* _Exercise aim_: From the first line to the last, please write out the data exactly.

* _Working data_:

—————

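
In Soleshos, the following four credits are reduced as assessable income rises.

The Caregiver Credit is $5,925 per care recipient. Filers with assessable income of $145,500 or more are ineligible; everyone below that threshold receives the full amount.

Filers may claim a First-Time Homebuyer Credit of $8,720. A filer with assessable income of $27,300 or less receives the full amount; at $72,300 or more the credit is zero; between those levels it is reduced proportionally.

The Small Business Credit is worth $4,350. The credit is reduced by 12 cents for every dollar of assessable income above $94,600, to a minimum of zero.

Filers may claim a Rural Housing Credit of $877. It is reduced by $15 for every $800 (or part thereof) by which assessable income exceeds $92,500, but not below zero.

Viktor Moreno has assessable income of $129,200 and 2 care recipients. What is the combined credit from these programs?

$12,235

Caregiver Credit: base = 2 × $5,925 = $11,850. $129,200 is below the $145,500 cutoff, so the full $11,850 applies.
First-Time Homebuyer Credit: $129,200 is at or above $72,300, so the credit is $0.
Small Business Credit: 12% of the $34,600 excess over $94,600 is $4,152; credit = $4,350 − $4,152 = $198.
Rural Housing Credit: income exceeds $92,500 by $36,700, which is 46 full-or-partial $800 increments; reduction = 46 × $15 = $690, leaving $187.
Total: $11,850 + $0 + $198 + $187 = $12,235.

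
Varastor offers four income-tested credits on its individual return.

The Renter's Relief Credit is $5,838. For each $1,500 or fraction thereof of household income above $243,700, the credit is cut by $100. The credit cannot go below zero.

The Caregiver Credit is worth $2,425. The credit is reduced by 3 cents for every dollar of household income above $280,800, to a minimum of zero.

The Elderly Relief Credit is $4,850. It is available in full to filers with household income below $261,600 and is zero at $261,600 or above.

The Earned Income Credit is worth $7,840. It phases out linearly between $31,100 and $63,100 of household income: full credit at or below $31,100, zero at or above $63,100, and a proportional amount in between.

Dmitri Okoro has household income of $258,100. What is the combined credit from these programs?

$12,113

Renter's Relief Credit: income exceeds $243,700 by $14,400, which is 10 full-or-partial $1,500 increments; reduction = 10 × $100 = $1,000, leaving $4,838.
Caregiver Credit: $258,100 is at or below the $280,800 threshold, so the full $2,425 applies.
Elderly Relief Credit: $258,100 is below the $261,600 cutoff, so the full $4,850 applies.
Earned Income Credit: $258,100 is at or above $63,100, so the credit is $0.
Total: $4,838 + $2,425 + $4,850 + $0 = $12,113.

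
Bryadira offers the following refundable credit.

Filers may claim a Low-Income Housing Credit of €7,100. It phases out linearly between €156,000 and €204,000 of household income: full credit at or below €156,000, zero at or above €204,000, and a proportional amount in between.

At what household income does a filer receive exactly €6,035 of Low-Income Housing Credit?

€163,200

€6,035 is 6,035/7,100 of the full €7,100, so 1,065/7,100 of the €48,000 range has been used: income = €156,000 + €48,000 × 1,065/7,100 = €163,200.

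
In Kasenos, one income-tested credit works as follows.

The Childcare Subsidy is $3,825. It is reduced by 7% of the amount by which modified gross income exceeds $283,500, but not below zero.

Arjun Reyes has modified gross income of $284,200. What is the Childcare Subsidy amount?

Childcare Subsidy: 7% of the $700 excess over $283,500 is $49; credit = $3,825 − $49 = $3,776.

$3,776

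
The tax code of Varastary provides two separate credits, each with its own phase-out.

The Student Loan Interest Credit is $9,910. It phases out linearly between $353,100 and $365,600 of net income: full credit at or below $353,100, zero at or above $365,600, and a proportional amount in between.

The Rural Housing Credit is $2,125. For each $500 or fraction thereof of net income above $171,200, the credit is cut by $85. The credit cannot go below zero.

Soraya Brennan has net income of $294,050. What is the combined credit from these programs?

$9,910

Student Loan Interest Credit: $294,050 is at or below the $353,100 threshold, so the full $9,910 applies.
Rural Housing Credit: income exceeds $171,200 by $122,850 → 246 increments × $85 = $20,910 ≥ base, so the credit is $0.
Total: $9,910 + $0 = $9,910.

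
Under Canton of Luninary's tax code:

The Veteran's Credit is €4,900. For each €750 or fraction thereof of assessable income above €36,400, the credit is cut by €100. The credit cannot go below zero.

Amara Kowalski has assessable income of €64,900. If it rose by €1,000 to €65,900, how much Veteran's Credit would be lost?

At €64,900 — income exceeds €36,400 by €28,500, which is 38 full-or-partial €750 increments; reduction = 38 × €100 = €3,800, leaving €1,100.
At €65,900 — income exceeds €36,400 by €29,500, which is 40 full-or-partial €750 increments; reduction = 40 × €100 = €4,000, leaving €900.
Lost: €1,100 − €900 = €200.

€200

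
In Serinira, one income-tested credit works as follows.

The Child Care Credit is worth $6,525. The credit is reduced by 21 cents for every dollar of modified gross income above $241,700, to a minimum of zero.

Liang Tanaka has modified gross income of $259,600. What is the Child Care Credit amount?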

—————

* _Answer to this task_:
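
In Soleshos, the following four credits are reduced as assessable income rises.

The Caregiver Credit is $5,925 per care recipient. Filers with assessable income of $145,500 or more are ineligible; everyone below that threshold receives the full amount.

Filers may claim a First-Time Homebuyer Credit of $8,720. A filer with assessable income of $27,300 or less receives the full amount; at $72,300 or more the credit is zero; between those levels it is reduced proportionally.

The Small Business Credit is worth $4,350. The credit is reduced by 12 cents for every dollar of assessable income above $94,600, to a minimum of zero.

Filers may claim a Rural Housing Credit of $877. It is reduced by $15 for every $800 (or part thereof) by which assessable income exceeds $92,500, but not below zero.

Viktor Moreno has assessable income of $129,200 and 2 care recipients. What is the combined credit from these programs?

$12,235

Caregiver Credit: base = 2 × $5,925 = $11,850. $129,200 is below the $145,500 cutoff, so the full $11,850 applies.
First-Time Homebuyer Credit: $129,200 is at or above $72,300, so the credit is $0.
Small Business Credit: 12% of the $34,600 excess over $94,600 is $4,152; credit = $4,350 − $4,152 = $198.
Rural Housing Credit: income exceeds $92,500 by $36,700, which is 46 full-or-partial $800 increments; reduction = 46 × $15 = $690, leaving $187.
Total: $11,850 + $0 + $198 + $187 = $12,235.

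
Varastor offers four income-tested credits on its individual return.

The Renter's Relief Credit is $5,838. For each $1,500 or fraction thereof of household income above $243,700, the credit is cut by $100. The credit cannot go below zero.

The Caregiver Credit is worth $2,425. The credit is reduced by 3 cents for every dollar of household income above $280,800, to a minimum of zero.

The Elderly Relief Credit is $4,850. It is available in full to filers with household income below $261,600 and is zero at $261,600 or above.

The Earned Income Credit is worth $7,840. It phases out linearly between $31,100 and $63,100 of household income: full credit at or below $31,100, zero at or above $63,100, and a proportional amount in between.

Dmitri Okoro has household income of $258,100. What is the combined credit from these programs?

$12,113

Renter's Relief Credit: income exceeds $243,700 by $14,400, which is 10 full-or-partial $1,500 increments; reduction = 10 × $100 = $1,000, leaving $4,838.
Caregiver Credit: $258,100 is at or below the $280,800 threshold, so the full $2,425 applies.
Elderly Relief Credit: $258,100 is below the $261,600 cutoff, so the full $4,850 applies.
Earned Income Credit: $258,100 is at or above $63,100, so the credit is $0.
Total: $4,838 + $2,425 + $4,850 + $0 = $12,113.

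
Bryadira offers the following refundable credit.

Filers may claim a Low-Income Housing Credit of €7,100. It phases out linearly between €156,000 and €204,000 of household income: full credit at or below €156,000, zero at or above €204,000, and a proportional amount in between.

At what household income does a filer receive exactly €6,035 of Low-Income Housing Credit?

€163,200

€6,035 is 6,035/7,100 of the full €7,100, so 1,065/7,100 of the €48,000 range has been used: income = €156,000 + €48,000 × 1,065/7,100 = €163,200.

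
In Kasenos, one income-tested credit works as follows.

The Childcare Subsidy is $3,825. It is reduced by 7% of the amount by which modified gross income exceeds $283,500, but not below zero.

Arjun Reyes has modified gross income of $284,200. What is the Childcare Subsidy amount?

Childcare Subsidy: 7% of the $700 excess over $283,500 is $49; credit = $3,825 − $49 = $3,776.

$3,776

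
The tax code of Varastary provides two separate credits, each with its own phase-out.

The Student Loan Interest Credit is $9,910. It phases out linearly between $353,100 and $365,600 of net income: full credit at or below $353,100, zero at or above $365,600, and a proportional amount in between.

The Rural Housing Credit is $2,125. For each $500 or fraction thereof of net income above $171,200, the credit is cut by $85. The credit cannot go below zero.

Soraya Brennan has net income of $294,050. What is the combined credit from these programs?

$9,910

Student Loan Interest Credit: $294,050 is at or below the $353,100 threshold, so the full $9,910 applies.
Rural Housing Credit: income exceeds $171,200 by $122,850 → 246 increments × $85 = $20,910 ≥ base, so the credit is $0.
Total: $9,910 + $0 = $9,910.

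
Under Canton of Luninary's tax code:

The Veteran's Credit is €4,900. For each €750 or fraction thereof of assessable income above €36,400, the credit is cut by €100. The credit cannot go below zero.

Amara Kowalski has assessable income of €64,900. If it rose by €1,000 to €65,900, how much Veteran's Credit would be lost?

At €64,900 — income exceeds €36,400 by €28,500, which is 38 full-or-partial €750 increments; reduction = 38 × €100 = €3,800, leaving €1,100.
At €65,900 — income exceeds €36,400 by €29,500, which is 40 full-or-partial €750 increments; reduction = 40 × €100 = €4,000, leaving €900.
Lost: €1,100 − €900 = €200.

€200

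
In Serinira, one income-tested credit works as follows.

The Child Care Credit is worth $6,525. The credit is reduced by 21 cents for every dollar of modified gross income above $241,700, to a minimum of zero.

Liang Tanaka has modified gross income of $259,600. What is the Child Care Credit amount?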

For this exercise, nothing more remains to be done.